> [Task item]
Whichever lines of the entries hold the word "below" should be identified and copied.

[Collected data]
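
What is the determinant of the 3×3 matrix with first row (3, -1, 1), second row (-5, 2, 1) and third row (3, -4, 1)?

24

Expand along row 1:
  + 3 · |2 1; -4 1| = 3·(2 − (-4)) = 18
  − (-1) · |-5 1; 3 1| = −(-1)·(-5 − 3) = -8
  + 1 · |-5 2; 3 -4| = 1·(20 − 6) = 14
Sum: (18) + (-8) + (14) = 24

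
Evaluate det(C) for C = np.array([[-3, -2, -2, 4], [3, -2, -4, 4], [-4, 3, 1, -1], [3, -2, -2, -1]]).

Expand along row 1:
  + (-3) · M_11   where M_11 = det([-2 -4 4; 3 1 -1; -2 -2 -1]) = -30
  − (-2) · M_12   where M_12 = det([3 -4 4; -4 1 -1; 3 -2 -1]) = 39
  + (-2) · M_13   where M_13 = det([3 -2 4; -4 3 -1; 3 -2 -1]) = -5
  − (4) · M_14   where M_14 = det([3 -2 -4; -4 3 1; 3 -2 -2]) = 2
det = (+1)·(-3)·(-30) + (-1)·(-2)·(39) + (+1)·(-2)·(-5) + (-1)·(4)·(2) = 170

The determinant is 170.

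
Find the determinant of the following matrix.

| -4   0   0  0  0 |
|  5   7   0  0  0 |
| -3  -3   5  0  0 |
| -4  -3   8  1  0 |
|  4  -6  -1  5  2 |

-280

The matrix is lower triangular, so the determinant is the product of the diagonal entries:
det = (-4) · (7) · (5) · (1) · (2) = -280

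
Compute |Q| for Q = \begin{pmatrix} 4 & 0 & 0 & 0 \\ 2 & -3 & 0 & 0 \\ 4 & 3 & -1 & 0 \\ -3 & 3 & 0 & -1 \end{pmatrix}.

Q is lower triangular, so det(Q) is the product of the diagonal entries:
det = (4) · (-3) · (-1) · (-1) = -12

The determinant is -12.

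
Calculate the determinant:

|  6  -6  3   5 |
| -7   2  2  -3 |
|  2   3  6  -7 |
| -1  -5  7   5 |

-924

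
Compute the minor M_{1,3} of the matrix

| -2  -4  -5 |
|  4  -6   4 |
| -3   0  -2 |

Delete row 1 and column 3; the remaining 2×2 submatrix is [4 -6; -3 0].
Its determinant is 4·0 − (-6)·(-3) = -18.

-18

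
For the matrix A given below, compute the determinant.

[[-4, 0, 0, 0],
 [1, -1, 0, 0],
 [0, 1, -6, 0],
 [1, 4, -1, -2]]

48

A is lower triangular, so det(A) is the product of the diagonal entries:
det = (-4) · (-1) · (-6) · (-2) = 48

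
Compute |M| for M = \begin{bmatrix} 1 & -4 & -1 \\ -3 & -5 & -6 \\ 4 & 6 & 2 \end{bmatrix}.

Expand along row 1:
  + 1 · |-5 -6; 6 2| = 1·(-10 − (-36)) = 26
  − (-4) · |-3 -6; 4 2| = −(-4)·(-6 − (-24)) = 72
  + (-1) · |-3 -5; 4 6| = (-1)·(-18 − (-20)) = -2
Sum: (26) + (72) + (-2) = 96

96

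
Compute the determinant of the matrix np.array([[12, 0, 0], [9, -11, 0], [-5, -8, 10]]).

The matrix is lower triangular, so the determinant is the product of the diagonal entries:
det = (12) · (-11) · (10) = -1320

-1320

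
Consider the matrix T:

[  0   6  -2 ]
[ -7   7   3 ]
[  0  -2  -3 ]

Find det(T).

|T| = -154

Expand along column 1:
  − (-7) · |6 -2; -2 -3| = −(-7)·(-18 − 4) = -154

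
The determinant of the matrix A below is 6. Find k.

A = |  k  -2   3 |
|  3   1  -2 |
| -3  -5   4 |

-5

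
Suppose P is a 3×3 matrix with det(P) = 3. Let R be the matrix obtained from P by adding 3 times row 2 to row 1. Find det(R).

3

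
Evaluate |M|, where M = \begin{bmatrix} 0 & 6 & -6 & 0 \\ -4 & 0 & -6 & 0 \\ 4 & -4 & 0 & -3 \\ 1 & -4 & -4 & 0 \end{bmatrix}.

Expand along column 4 (it has 3 zeros):
  − (-3) · M_34   where M_34 = det([0 6 -6; -4 0 -6; 1 -4 -4]) = -228
det = (-1)·(-3)·(-228) = -684

-684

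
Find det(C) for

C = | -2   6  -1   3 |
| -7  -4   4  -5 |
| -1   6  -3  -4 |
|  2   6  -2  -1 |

656

Expand along row 1:
  + (-2) · M_11   where M_11 = det([-4 4 -5; 6 -3 -4; 6 -2 -1]) = -82
  − (6) · M_12   where M_12 = det([-7 4 -5; -1 -3 -4; 2 -2 -1]) = -41
  + (-1) · M_13   where M_13 = det([-7 -4 -5; -1 6 -4; 2 6 -1]) = 0
  − (3) · M_14   where M_14 = det([-7 -4 4; -1 6 -3; 2 6 -2]) = -82
det = (+1)·(-2)·(-82) + (-1)·(6)·(-41) + (+1)·(-1)·(0) + (-1)·(3)·(-82) = 656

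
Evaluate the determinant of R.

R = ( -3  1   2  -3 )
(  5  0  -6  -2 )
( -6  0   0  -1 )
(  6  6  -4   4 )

Expand along row 3 (it has 2 zeros):
  + (-6) · M_31   where M_31 = det([1 2 -3; 0 -6 -2; 6 -4 4]) = -164
  − (-1) · M_34   where M_34 = det([-3 1 2; 5 0 -6; 6 6 -4]) = -64
det = (+1)·(-6)·(-164) + (-1)·(-1)·(-64) = 920

|R| = 920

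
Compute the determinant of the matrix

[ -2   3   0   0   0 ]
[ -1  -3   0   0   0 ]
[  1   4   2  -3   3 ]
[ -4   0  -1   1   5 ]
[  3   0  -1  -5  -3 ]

774

The matrix is block lower-triangular with a 2×2 block and a 3×3 block on the diagonal, so its determinant equals the product of the determinants of the diagonal blocks.
det of the 2×2 block = 9
det of the 3×3 block = 86
det = (9)·(86) = 774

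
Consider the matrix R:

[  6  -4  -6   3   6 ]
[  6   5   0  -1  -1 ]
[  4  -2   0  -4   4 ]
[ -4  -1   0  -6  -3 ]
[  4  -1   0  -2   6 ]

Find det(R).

-4056

Expand along column 3 (it has 4 zeros):
  + (-6) · M_13   where M_13 = det([6 5 -1 -1; 4 -2 -4 4; -4 -1 -6 -3; 4 -1 -2 6]) = 676
det = (+1)·(-6)·(676) = -4056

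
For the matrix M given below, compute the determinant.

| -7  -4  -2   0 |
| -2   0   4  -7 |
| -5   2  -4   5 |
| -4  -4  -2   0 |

Expand along column 4 (it has 2 zeros):
  + (-7) · M_24   where M_24 = det([-7 -4 -2; -5 2 -4; -4 -4 -2]) = 60
  − (5) · M_34   where M_34 = det([-7 -4 -2; -2 0 4; -4 -4 -2]) = -48
det = (+1)·(-7)·(60) + (-1)·(5)·(-48) = -180

-180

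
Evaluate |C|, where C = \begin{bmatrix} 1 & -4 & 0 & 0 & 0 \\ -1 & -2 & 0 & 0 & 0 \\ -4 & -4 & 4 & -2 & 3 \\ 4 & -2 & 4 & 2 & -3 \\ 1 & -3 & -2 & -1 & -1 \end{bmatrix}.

C is block lower-triangular with a 2×2 block and a 3×3 block on the diagonal, so its determinant equals the product of the determinants of the diagonal blocks.
det of the 2×2 block = -6
det of the 3×3 block = -40
det = (-6)·(-40) = 240

240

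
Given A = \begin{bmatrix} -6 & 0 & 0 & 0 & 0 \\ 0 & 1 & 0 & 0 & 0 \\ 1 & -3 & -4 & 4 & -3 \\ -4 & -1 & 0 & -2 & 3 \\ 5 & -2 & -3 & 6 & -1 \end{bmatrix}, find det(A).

A is block lower-triangular with a 2×2 block and a 3×3 block on the diagonal, so its determinant equals the product of the determinants of the diagonal blocks.
det of the 2×2 block = -6
det of the 3×3 block = 46
det = (-6)·(46) = -276

|A| = -276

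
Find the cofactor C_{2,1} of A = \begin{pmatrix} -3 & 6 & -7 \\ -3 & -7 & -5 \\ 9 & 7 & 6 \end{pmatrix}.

Delete row 2 and column 1; the remaining 2×2 submatrix is [6 -7; 7 6].
Its determinant is 6·6 − (-7)·7 = 85.
The cofactor carries sign (−1)^(2+1) = −1, so C_{2,1} = −(85) = -85.

-85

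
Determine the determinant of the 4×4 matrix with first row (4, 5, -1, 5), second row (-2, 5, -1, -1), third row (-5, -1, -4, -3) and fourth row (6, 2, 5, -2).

Expand along row 1:
  + (4) · M_11   where M_11 = det([5 -1 -1; -1 -4 -3; 2 5 -2]) = 120
  − (5) · M_12   where M_12 = det([-2 -1 -1; -5 -4 -3; 6 5 -2]) = -17
  + (-1) · M_13   where M_13 = det([-2 5 -1; -5 -1 -3; 6 2 -2]) = -152
  − (5) · M_14   where M_14 = det([-2 5 -1; -5 -1 -4; 6 2 5]) = 3
det = (+1)·(4)·(120) + (-1)·(5)·(-17) + (+1)·(-1)·(-152) + (-1)·(5)·(3) = 702

702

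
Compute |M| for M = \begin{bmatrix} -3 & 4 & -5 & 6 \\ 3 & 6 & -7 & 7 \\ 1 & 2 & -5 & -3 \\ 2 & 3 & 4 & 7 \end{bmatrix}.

Expand along row 1:
  + (-3) · M_11   where M_11 = det([6 -7 7; 2 -5 -3; 3 4 7]) = 184
  − (4) · M_12   where M_12 = det([3 -7 7; 1 -5 -3; 2 4 7]) = 120
  + (-5) · M_13   where M_13 = det([3 6 7; 1 2 -3; 2 3 7]) = -16
  − (6) · M_14   where M_14 = det([3 6 -7; 1 2 -5; 2 3 4]) = -8
det = (+1)·(-3)·(184) + (-1)·(4)·(120) + (+1)·(-5)·(-16) + (-1)·(6)·(-8) = -904

-904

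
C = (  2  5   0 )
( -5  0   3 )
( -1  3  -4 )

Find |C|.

-133

Expand along row 1:
  + 2 · |0 3; 3 -4| = 2·(0 − 9) = -18
  − 5 · |-5 3; -1 -4| = −5·(20 − (-3)) = -115
Sum: (-18) + (-115) = -133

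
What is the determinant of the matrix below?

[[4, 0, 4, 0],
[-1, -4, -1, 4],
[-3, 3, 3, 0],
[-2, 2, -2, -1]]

The determinant is -96.

Expand along row 1 (it has 2 zeros):
  + (4) · M_11   where M_11 = det([-4 -1 4; 3 3 0; 2 -2 -1]) = -39
  + (4) · M_13   where M_13 = det([-1 -4 4; -3 3 0; -2 2 -1]) = 15
det = (+1)·(4)·(-39) + (+1)·(4)·(15) = -96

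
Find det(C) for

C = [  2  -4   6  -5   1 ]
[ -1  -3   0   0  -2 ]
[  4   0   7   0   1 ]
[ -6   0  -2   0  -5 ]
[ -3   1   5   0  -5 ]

Expand along column 4 (it has 4 zeros):
  − (-5) · M_14   where M_14 = det([-1 -3 0 -2; 4 0 7 1; -6 0 -2 -5; -3 1 5 -5]) = -38
det = (-1)·(-5)·(-38) = -190

The determinant is -190.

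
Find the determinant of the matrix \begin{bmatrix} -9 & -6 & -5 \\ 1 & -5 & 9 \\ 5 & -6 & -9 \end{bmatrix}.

The determinant is -1310.

Expand along row 1:
  + (-9) · |-5 9; -6 -9| = (-9)·(45 − (-54)) = -891
  − (-6) · |1 9; 5 -9| = −(-6)·(-9 − 45) = -324
  + (-5) · |1 -5; 5 -6| = (-5)·(-6 − (-25)) = -95
Sum: (-891) + (-324) + (-95) = -1310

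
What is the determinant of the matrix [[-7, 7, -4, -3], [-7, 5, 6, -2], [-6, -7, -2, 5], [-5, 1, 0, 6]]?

Expand along row 4 (it has 1 zero):
  − (-5) · M_41   where M_41 = det([7 -4 -3; 5 6 -2; -7 -2 5]) = 130
  + (1) · M_42   where M_42 = det([-7 -4 -3; -7 6 -2; -6 -2 5]) = -520
  + (6) · M_44   where M_44 = det([-7 7 -4; -7 5 6; -6 -7 -2]) = -890
det = (-1)·(-5)·(130) + (+1)·(1)·(-520) + (+1)·(6)·(-890) = -5210

The determinant is -5210.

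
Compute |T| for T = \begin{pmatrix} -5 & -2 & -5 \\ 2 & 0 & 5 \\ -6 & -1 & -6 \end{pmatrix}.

|T| = 21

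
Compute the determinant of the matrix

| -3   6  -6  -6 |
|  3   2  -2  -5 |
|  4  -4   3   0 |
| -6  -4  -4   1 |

Expand along row 3 (it has 1 zero):
  + (4) · M_31   where M_31 = det([6 -6 -6; 2 -2 -5; -4 -4 1]) = -144
  − (-4) · M_32   where M_32 = det([-3 -6 -6; 3 -2 -5; -6 -4 1]) = 48
  + (3) · M_33   where M_33 = det([-3 6 -6; 3 2 -5; -6 -4 1]) = 216
det = (+1)·(4)·(-144) + (-1)·(-4)·(48) + (+1)·(3)·(216) = 264

The determinant is 264.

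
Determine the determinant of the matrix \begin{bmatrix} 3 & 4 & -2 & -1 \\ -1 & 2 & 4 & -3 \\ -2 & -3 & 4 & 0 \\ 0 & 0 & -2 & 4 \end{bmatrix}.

The determinant is 100.

Expand along row 4 (it has 2 zeros):
  − (-2) · M_43   where M_43 = det([3 4 -1; -1 2 -3; -2 -3 0]) = -10
  + (4) · M_44   where M_44 = det([3 4 -2; -1 2 4; -2 -3 4]) = 30
det = (-1)·(-2)·(-10) + (+1)·(4)·(30) = 100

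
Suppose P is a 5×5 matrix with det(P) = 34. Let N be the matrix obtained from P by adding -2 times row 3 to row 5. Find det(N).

det(N) = 34

Adding a multiple of one row to another leaves the determinant unchanged.
det(N) = (1)·(34) = 34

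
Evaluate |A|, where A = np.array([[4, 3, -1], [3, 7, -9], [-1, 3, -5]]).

Expand along column 1:
  + 4 · |7 -9; 3 -5| = 4·(-35 − (-27)) = -32
  − 3 · |3 -1; 3 -5| = −3·(-15 − (-3)) = 36
  + (-1) · |3 -1; 7 -9| = (-1)·(-27 − (-7)) = 20
Sum: (-32) + (36) + (20) = 24

|A| = 24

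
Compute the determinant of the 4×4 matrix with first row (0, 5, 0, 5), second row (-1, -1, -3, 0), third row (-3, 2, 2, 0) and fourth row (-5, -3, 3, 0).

Expand along column 4 (it has 3 zeros):
  − (5) · M_14   where M_14 = det([-1 -1 -3; -3 2 2; -5 -3 3]) = -68
det = (-1)·(5)·(-68) = 340

340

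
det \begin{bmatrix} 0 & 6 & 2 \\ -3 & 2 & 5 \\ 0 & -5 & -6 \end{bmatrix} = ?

Expand along column 1:
  − (-3) · |6 2; -5 -6| = −(-3)·(-36 − (-10)) = -78

The determinant is -78.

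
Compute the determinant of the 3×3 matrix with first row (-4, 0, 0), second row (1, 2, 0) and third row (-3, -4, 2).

-16

The matrix is lower triangular, so the determinant is the product of the diagonal entries:
det = (-4) · (2) · (2) = -16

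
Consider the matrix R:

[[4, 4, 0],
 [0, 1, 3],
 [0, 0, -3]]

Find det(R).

-12

R is upper triangular, so det(R) is the product of the diagonal entries:
det = (4) · (1) · (-3) = -12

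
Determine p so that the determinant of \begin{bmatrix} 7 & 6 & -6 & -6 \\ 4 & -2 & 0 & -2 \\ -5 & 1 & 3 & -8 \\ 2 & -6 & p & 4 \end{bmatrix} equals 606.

Expanding along the column containing p, det(B) is linear in p: det(B) = (-414)·p + (1020).
Set (-414)·p + (1020) = 606  ⇒  (-414)·p = -414  ⇒  p = 1.

1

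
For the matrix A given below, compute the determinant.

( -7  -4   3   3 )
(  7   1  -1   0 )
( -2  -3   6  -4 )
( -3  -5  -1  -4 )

-1334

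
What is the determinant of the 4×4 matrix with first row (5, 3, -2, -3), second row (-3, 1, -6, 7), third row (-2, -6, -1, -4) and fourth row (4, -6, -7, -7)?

-774

Expand along row 1:
  + (5) · M_11   where M_11 = det([1 -6 7; -6 -1 -4; -6 -7 -7]) = 339
  − (3) · M_12   where M_12 = det([-3 -6 7; -2 -1 -4; 4 -7 -7]) = 369
  + (-2) · M_13   where M_13 = det([-3 1 7; -2 -6 -4; 4 -6 -7]) = 168
  − (-3) · M_14   where M_14 = det([-3 1 -6; -2 -6 -1; 4 -6 -7]) = -342
det = (+1)·(5)·(339) + (-1)·(3)·(369) + (+1)·(-2)·(168) + (-1)·(-3)·(-342) = -774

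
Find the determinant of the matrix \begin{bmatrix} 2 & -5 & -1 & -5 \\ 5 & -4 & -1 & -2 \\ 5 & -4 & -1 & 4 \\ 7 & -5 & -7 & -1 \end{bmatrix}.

582

Expand along row 1:
  + (2) · M_11   where M_11 = det([-4 -1 -2; -4 -1 4; -5 -7 -1]) = -138
  − (-5) · M_12   where M_12 = det([5 -1 -2; 5 -1 4; 7 -7 -1]) = 168
  + (-1) · M_13   where M_13 = det([5 -4 -2; 5 -4 4; 7 -5 -1]) = -18
  − (-5) · M_14   where M_14 = det([5 -4 -1; 5 -4 -1; 7 -5 -7]) = 0
det = (+1)·(2)·(-138) + (-1)·(-5)·(168) + (+1)·(-1)·(-18) + (-1)·(-5)·(0) = 582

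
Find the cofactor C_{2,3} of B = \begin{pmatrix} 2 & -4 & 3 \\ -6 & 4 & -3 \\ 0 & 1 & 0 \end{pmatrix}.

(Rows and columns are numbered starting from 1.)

The cofactor is -2.

Delete row 2 and column 3; the remaining 2×2 submatrix is [2 -4; 0 1].
Its determinant is 2·1 − (-4)·0 = 2.
The cofactor carries sign (−1)^(2+3) = −1, so C_{2,3} = −(2) = -2.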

> [Solved exercise]
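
For the matrix A given below, compute the determinant.
The determinant of the matrix A below is 6. Find k.
For the matrix M given below, compute the determinant.
What is the determinant of the matrix below?
For the matrix A given below, compute the determinant.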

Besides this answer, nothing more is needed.